*** SUPPLIED INFORMATION Section Begins ***
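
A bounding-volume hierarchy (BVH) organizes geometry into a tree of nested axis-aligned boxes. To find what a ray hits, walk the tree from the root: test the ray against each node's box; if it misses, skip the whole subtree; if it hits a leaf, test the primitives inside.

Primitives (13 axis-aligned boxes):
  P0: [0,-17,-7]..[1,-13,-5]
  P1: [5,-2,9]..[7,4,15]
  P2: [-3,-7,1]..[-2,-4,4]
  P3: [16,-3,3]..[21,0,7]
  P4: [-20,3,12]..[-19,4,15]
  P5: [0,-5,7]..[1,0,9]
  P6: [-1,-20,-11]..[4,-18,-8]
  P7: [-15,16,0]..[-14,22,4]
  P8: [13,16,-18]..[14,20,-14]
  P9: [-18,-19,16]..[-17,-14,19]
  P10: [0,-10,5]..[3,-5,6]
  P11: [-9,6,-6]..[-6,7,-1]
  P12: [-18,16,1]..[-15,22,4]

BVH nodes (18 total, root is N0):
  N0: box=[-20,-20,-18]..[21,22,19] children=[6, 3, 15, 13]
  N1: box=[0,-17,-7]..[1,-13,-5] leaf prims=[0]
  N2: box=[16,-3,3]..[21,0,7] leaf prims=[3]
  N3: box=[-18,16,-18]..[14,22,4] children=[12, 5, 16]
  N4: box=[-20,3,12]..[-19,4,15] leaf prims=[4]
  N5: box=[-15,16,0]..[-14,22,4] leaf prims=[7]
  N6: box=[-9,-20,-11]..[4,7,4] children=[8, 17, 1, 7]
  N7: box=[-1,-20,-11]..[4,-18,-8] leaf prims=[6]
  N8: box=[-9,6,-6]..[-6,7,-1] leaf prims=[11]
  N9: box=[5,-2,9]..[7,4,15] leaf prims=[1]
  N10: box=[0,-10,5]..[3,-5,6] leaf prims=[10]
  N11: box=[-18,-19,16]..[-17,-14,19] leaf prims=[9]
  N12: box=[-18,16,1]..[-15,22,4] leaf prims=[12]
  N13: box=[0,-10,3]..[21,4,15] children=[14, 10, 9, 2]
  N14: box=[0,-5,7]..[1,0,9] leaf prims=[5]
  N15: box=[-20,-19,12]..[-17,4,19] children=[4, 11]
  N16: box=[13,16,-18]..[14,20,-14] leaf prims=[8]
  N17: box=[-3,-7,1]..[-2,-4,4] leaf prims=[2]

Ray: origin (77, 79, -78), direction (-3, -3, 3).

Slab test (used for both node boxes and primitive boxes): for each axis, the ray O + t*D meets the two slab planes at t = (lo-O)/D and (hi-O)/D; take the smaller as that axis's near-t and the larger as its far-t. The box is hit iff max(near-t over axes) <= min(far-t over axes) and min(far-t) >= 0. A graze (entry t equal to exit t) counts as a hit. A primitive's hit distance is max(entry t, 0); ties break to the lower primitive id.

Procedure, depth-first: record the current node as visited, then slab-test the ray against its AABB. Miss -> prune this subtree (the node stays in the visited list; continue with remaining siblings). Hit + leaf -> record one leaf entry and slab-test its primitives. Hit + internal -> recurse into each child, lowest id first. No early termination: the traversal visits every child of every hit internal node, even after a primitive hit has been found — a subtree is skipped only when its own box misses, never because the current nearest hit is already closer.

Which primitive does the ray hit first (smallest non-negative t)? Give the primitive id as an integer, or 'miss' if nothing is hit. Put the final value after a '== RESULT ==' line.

Traverse from the root:
N0 x:[56/3,97/3] y:[19,33] z:[20,97/3] -> hit [20,97/3], descend [3, 6, 13, 15]
  N3 x:[21,95/3] y:[19,21] z:[20,82/3] -> hit [21,21], descend [5, 12, 16]
    N5 x:[91/3,92/3] y:[19,21] z:[26,82/3] -> miss, prune
    N12 x:[92/3,95/3] y:[19,21] z:[79/3,82/3] -> miss, prune
    N16 x:[21,64/3] y:[59/3,21] z:[20,64/3] -> hit [21,21] leaf, test {P8@t=21}
  N6 x:[73/3,86/3] y:[24,33] z:[67/3,82/3] -> hit [73/3,82/3], descend [1, 7, 8, 17]
    N1 x:[76/3,77/3] y:[92/3,32] z:[71/3,73/3] -> miss, prune
    N7 x:[73/3,26] y:[97/3,33] z:[67/3,70/3] -> miss, prune
    N8 x:[83/3,86/3] y:[24,73/3] z:[24,77/3] -> miss, prune
    N17 x:[79/3,80/3] y:[83/3,86/3] z:[79/3,82/3] -> miss, prune
  N13 x:[56/3,77/3] y:[25,89/3] z:[27,31] -> miss, prune
  N15 x:[94/3,97/3] y:[25,98/3] z:[30,97/3] -> hit [94/3,97/3], descend [4, 11]
    N4 x:[32,97/3] y:[25,76/3] z:[30,31] -> miss, prune
    N11 x:[94/3,95/3] y:[31,98/3] z:[94/3,97/3] -> hit [94/3,95/3] leaf, test {P9@t=94/3}

14 AABB tests over nodes [0, 3, 5, 12, 16, 6, 1, 7, 8, 17, 13, 15, 4, 11]; 2 leaves entered; closest P8.

== RESULT ==
8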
*** SUPPLIED INFORMATION Section Ends ***
▸ THE TASK: This exercise calls for every record to be restated word for word.

▸ EXERCISE SOLUTION:
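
A bounding-volume hierarchy (BVH) organizes geometry into a tree of nested axis-aligned boxes. To find what a ray hits, walk the tree from the root: test the ray against each node's box; if it misses, skip the whole subtree; if it hits a leaf, test the primitives inside.

Primitives (13 axis-aligned boxes):
  P0: [0,-17,-7]..[1,-13,-5]
  P1: [5,-2,9]..[7,4,15]
  P2: [-3,-7,1]..[-2,-4,4]
  P3: [16,-3,3]..[21,0,7]
  P4: [-20,3,12]..[-19,4,15]
  P5: [0,-5,7]..[1,0,9]
  P6: [-1,-20,-11]..[4,-18,-8]
  P7: [-15,16,0]..[-14,22,4]
  P8: [13,16,-18]..[14,20,-14]
  P9: [-18,-19,16]..[-17,-14,19]
  P10: [0,-10,5]..[3,-5,6]
  P11: [-9,6,-6]..[-6,7,-1]
  P12: [-18,16,1]..[-15,22,4]

BVH nodes (18 total, root is N0):
  N0: box=[-20,-20,-18]..[21,22,19] children=[6, 3, 15, 13]
  N1: box=[0,-17,-7]..[1,-13,-5] leaf prims=[0]
  N2: box=[16,-3,3]..[21,0,7] leaf prims=[3]
  N3: box=[-18,16,-18]..[14,22,4] children=[12, 5, 16]
  N4: box=[-20,3,12]..[-19,4,15] leaf prims=[4]
  N5: box=[-15,16,0]..[-14,22,4] leaf prims=[7]
  N6: box=[-9,-20,-11]..[4,7,4] children=[8, 17, 1, 7]
  N7: box=[-1,-20,-11]..[4,-18,-8] leaf prims=[6]
  N8: box=[-9,6,-6]..[-6,7,-1] leaf prims=[11]
  N9: box=[5,-2,9]..[7,4,15] leaf prims=[1]
  N10: box=[0,-10,5]..[3,-5,6] leaf prims=[10]
  N11: box=[-18,-19,16]..[-17,-14,19] leaf prims=[9]
  N12: box=[-18,16,1]..[-15,22,4] leaf prims=[12]
  N13: box=[0,-10,3]..[21,4,15] children=[14, 10, 9, 2]
  N14: box=[0,-5,7]..[1,0,9] leaf prims=[5]
  N15: box=[-20,-19,12]..[-17,4,19] children=[4, 11]
  N16: box=[13,16,-18]..[14,20,-14] leaf prims=[8]
  N17: box=[-3,-7,1]..[-2,-4,4] leaf prims=[2]

Ray: origin (77, 79, -78), direction (-3, -3, 3).

Slab test (used for both node boxes and primitive boxes): for each axis, the ray O + t*D meets the two slab planes at t = (lo-O)/D and (hi-O)/D; take the smaller as that axis's near-t and the larger as its far-t. The box is hit iff max(near-t over axes) <= min(far-t over axes) and min(far-t) >= 0. A graze (entry t equal to exit t) counts as a hit. A primitive's hit distance is max(entry t, 0); ties break to the lower primitive id.

Procedure, depth-first: record the current node as visited, then slab-test the ray against its AABB. Miss -> prune this subtree (the node stays in the visited list; continue with remaining siblings). Hit + leaf -> record one leaf entry and slab-test its primitives. Hit + internal -> recurse into each child, lowest id first. No early termination: the traversal visits every child of every hit internal node, even after a primitive hit has been found — a subtree is skipped only when its own box misses, never because the current nearest hit is already closer.

Which primitive does the ray hit first (smallest non-negative t)? Give the primitive id as an integer, or 'miss' if nothing is hit. Put the final value after a '== RESULT ==' line.

Traverse from the root:
N0 x:[56/3,97/3] y:[19,33] z:[20,97/3] -> hit [20,97/3], descend [3, 6, 13, 15]
  N3 x:[21,95/3] y:[19,21] z:[20,82/3] -> hit [21,21], descend [5, 12, 16]
    N5 x:[91/3,92/3] y:[19,21] z:[26,82/3] -> miss, prune
    N12 x:[92/3,95/3] y:[19,21] z:[79/3,82/3] -> miss, prune
    N16 x:[21,64/3] y:[59/3,21] z:[20,64/3] -> hit [21,21] leaf, test {P8@t=21}
  N6 x:[73/3,86/3] y:[24,33] z:[67/3,82/3] -> hit [73/3,82/3], descend [1, 7, 8, 17]
    N1 x:[76/3,77/3] y:[92/3,32] z:[71/3,73/3] -> miss, prune
    N7 x:[73/3,26] y:[97/3,33] z:[67/3,70/3] -> miss, prune
    N8 x:[83/3,86/3] y:[24,73/3] z:[24,77/3] -> miss, prune
    N17 x:[79/3,80/3] y:[83/3,86/3] z:[79/3,82/3] -> miss, prune
  N13 x:[56/3,77/3] y:[25,89/3] z:[27,31] -> miss, prune
  N15 x:[94/3,97/3] y:[25,98/3] z:[30,97/3] -> hit [94/3,97/3], descend [4, 11]
    N4 x:[32,97/3] y:[25,76/3] z:[30,31] -> miss, prune
    N11 x:[94/3,95/3] y:[31,98/3] z:[94/3,97/3] -> hit [94/3,95/3] leaf, test {P9@t=94/3}

14 AABB tests over nodes [0, 3, 5, 12, 16, 6, 1, 7, 8, 17, 13, 15, 4, 11]; 2 leaves entered; closest P8.

== RESULT ==
8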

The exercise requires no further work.